■ Work required
Tally the lines of the listing that contain the string "lead". Give the number and nothing else.

-------- Records for this task

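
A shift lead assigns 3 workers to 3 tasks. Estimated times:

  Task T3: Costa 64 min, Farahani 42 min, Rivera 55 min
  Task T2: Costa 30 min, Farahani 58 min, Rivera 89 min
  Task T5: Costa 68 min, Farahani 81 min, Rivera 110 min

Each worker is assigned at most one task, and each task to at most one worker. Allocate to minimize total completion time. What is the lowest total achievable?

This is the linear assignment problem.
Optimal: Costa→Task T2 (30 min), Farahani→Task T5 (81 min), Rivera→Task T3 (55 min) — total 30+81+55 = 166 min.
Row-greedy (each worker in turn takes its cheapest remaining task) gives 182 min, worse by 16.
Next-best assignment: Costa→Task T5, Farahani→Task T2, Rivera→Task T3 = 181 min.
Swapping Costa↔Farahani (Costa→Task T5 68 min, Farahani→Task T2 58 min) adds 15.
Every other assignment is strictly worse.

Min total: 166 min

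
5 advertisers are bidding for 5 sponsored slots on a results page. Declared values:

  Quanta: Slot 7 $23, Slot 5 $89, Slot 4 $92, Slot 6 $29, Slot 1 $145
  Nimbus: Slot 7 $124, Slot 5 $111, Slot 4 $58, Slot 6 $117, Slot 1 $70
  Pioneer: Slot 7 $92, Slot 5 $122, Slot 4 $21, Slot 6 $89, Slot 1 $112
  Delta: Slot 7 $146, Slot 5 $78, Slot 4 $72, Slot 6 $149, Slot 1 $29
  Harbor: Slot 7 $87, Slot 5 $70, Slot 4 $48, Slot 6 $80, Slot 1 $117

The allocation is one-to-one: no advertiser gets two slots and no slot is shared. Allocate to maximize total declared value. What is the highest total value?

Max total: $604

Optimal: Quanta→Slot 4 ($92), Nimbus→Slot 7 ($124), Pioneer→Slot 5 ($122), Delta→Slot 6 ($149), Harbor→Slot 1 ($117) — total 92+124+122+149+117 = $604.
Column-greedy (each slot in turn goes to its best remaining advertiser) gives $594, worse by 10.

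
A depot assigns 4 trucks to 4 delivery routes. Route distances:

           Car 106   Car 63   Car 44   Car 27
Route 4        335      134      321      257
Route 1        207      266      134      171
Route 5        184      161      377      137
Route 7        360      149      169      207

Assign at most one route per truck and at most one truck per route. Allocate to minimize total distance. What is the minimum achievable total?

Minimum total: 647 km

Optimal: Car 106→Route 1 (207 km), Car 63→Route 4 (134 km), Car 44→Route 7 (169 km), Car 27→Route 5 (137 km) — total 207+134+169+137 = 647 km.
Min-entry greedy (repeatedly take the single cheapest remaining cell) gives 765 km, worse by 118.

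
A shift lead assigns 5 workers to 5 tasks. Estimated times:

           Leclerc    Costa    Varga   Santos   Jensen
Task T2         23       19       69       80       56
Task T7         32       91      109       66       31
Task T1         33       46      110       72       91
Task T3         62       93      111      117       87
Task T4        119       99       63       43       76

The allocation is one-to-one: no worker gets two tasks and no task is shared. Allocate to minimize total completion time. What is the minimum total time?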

----------------

■ Response to the exercise
2